═════ Provided entries

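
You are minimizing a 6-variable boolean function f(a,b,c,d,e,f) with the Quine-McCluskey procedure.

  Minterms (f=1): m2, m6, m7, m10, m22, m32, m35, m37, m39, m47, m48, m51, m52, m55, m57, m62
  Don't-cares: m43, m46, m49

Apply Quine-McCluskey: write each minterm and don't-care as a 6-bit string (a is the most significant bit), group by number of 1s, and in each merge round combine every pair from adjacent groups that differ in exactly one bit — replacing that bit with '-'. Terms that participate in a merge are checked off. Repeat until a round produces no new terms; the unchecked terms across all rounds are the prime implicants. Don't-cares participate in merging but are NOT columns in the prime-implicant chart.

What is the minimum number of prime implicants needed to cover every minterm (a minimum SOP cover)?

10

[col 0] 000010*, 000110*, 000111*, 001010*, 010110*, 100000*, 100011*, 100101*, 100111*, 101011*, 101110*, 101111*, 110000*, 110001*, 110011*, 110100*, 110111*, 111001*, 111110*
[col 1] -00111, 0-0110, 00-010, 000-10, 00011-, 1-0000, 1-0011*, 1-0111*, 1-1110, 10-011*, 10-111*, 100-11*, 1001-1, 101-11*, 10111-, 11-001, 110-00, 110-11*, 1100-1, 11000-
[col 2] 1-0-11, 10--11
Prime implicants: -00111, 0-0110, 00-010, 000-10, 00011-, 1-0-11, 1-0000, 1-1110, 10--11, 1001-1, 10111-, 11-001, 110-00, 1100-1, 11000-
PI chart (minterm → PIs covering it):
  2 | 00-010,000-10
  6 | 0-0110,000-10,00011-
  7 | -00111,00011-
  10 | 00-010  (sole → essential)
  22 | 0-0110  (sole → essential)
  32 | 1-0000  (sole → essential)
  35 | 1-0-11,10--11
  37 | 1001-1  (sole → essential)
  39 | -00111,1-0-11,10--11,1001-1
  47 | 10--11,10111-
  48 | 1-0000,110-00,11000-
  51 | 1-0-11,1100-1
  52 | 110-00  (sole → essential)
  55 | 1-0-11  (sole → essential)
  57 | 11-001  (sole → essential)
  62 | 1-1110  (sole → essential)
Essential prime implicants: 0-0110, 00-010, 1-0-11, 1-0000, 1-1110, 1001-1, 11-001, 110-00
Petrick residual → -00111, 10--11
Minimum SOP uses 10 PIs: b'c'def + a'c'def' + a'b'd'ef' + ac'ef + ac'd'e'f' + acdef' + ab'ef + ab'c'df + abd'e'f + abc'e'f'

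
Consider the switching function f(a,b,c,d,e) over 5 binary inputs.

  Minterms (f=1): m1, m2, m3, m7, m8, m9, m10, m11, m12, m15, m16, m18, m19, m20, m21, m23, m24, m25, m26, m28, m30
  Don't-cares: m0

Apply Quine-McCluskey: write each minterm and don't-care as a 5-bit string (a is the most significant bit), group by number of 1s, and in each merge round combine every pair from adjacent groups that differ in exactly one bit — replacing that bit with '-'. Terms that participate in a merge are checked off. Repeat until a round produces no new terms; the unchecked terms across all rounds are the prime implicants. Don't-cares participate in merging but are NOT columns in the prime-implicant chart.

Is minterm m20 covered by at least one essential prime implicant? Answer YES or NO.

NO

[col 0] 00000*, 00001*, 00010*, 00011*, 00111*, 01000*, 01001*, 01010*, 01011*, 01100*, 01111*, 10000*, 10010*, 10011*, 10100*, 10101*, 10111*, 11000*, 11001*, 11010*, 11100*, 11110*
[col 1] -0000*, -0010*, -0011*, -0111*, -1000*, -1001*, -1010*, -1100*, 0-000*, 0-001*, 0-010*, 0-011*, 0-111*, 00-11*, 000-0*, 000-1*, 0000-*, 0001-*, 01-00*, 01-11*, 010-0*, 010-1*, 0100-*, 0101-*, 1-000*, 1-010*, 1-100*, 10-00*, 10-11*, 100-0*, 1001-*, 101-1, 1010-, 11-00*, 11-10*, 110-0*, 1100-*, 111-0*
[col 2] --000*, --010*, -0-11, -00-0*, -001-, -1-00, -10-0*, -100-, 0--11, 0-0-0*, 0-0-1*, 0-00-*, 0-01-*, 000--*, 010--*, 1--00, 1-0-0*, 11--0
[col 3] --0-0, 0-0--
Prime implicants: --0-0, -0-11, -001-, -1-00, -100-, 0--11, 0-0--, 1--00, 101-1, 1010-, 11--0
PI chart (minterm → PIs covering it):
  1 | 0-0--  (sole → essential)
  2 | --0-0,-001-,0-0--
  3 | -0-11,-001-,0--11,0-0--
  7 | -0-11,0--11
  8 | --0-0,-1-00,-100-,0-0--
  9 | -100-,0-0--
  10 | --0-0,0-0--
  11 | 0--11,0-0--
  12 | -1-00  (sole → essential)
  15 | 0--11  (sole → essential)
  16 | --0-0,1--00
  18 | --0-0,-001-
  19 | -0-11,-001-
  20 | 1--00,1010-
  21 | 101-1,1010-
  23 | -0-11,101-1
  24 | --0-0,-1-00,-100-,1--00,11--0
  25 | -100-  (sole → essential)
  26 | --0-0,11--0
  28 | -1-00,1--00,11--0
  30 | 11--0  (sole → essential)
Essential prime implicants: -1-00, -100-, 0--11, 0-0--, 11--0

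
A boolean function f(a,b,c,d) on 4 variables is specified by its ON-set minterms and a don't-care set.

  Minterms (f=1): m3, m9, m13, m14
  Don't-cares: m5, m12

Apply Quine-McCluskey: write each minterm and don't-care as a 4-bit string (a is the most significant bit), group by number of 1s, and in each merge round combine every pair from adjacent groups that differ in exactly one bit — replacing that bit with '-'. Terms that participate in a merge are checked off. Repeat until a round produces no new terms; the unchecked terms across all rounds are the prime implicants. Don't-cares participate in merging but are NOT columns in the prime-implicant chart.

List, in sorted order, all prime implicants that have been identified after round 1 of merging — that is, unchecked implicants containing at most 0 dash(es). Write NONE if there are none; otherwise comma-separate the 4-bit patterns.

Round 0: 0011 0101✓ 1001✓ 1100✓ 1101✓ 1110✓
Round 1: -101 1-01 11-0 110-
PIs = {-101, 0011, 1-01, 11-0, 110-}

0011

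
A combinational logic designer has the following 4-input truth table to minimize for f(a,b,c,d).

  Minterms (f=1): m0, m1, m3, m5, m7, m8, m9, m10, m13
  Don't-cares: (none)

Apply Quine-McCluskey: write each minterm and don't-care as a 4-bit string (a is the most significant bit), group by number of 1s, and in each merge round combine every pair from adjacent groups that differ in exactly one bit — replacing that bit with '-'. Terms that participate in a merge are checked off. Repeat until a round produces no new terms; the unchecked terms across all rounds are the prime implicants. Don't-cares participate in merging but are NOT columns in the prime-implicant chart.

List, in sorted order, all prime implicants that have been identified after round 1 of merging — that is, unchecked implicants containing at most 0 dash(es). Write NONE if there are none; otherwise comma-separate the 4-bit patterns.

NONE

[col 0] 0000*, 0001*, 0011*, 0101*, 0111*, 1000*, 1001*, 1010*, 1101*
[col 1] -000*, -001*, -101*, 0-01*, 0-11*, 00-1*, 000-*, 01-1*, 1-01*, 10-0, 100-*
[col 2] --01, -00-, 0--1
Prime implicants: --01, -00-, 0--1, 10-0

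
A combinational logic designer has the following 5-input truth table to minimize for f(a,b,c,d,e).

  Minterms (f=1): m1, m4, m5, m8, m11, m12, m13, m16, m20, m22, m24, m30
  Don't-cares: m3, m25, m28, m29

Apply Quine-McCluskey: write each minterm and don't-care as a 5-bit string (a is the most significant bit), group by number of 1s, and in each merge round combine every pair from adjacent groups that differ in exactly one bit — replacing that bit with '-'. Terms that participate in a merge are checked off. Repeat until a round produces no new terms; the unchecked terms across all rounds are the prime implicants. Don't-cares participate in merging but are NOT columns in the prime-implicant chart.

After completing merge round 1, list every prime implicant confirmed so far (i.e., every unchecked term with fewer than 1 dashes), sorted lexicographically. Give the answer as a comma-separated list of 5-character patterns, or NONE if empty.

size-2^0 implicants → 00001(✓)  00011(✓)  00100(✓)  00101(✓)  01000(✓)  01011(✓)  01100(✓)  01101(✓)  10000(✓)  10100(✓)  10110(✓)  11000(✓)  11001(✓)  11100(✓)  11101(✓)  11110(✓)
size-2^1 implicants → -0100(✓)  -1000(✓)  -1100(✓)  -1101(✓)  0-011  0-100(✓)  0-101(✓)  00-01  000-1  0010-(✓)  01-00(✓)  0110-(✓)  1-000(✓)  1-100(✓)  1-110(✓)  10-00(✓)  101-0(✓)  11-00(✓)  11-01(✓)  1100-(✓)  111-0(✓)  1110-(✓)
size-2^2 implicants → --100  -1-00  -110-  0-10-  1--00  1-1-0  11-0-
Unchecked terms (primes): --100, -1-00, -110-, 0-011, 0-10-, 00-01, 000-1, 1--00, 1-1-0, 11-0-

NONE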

══════════

Description of the task:
What you give back should be only the lines of the records above, starting at the line with "Don't-cares: m5, m12" and ending at the line with "Don't-cares: (none)", restated word for word.

Result of this exercise:
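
  Don't-cares: m5, m12

Apply Quine-McCluskey: write each minterm and don't-care as a 4-bit string (a is the most significant bit), group by number of 1s, and in each merge round combine every pair from adjacent groups that differ in exactly one bit — replacing that bit with '-'. Terms that participate in a merge are checked off. Repeat until a round produces no new terms; the unchecked terms across all rounds are the prime implicants. Don't-cares participate in merging but are NOT columns in the prime-implicant chart.

List, in sorted order, all prime implicants that have been identified after round 1 of merging — that is, unchecked implicants containing at most 0 dash(es). Write NONE if there are none; otherwise comma-separate the 4-bit patterns.

Round 0: 0011 0101✓ 1001✓ 1100✓ 1101✓ 1110✓
Round 1: -101 1-01 11-0 110-
PIs = {-101, 0011, 1-01, 11-0, 110-}

0011

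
A combinational logic designer has the following 4-input truth table to minimize for f(a,b,c,d).

  Minterms (f=1): m0, m1, m3, m5, m7, m8, m9, m10, m13
  Don't-cares: (none)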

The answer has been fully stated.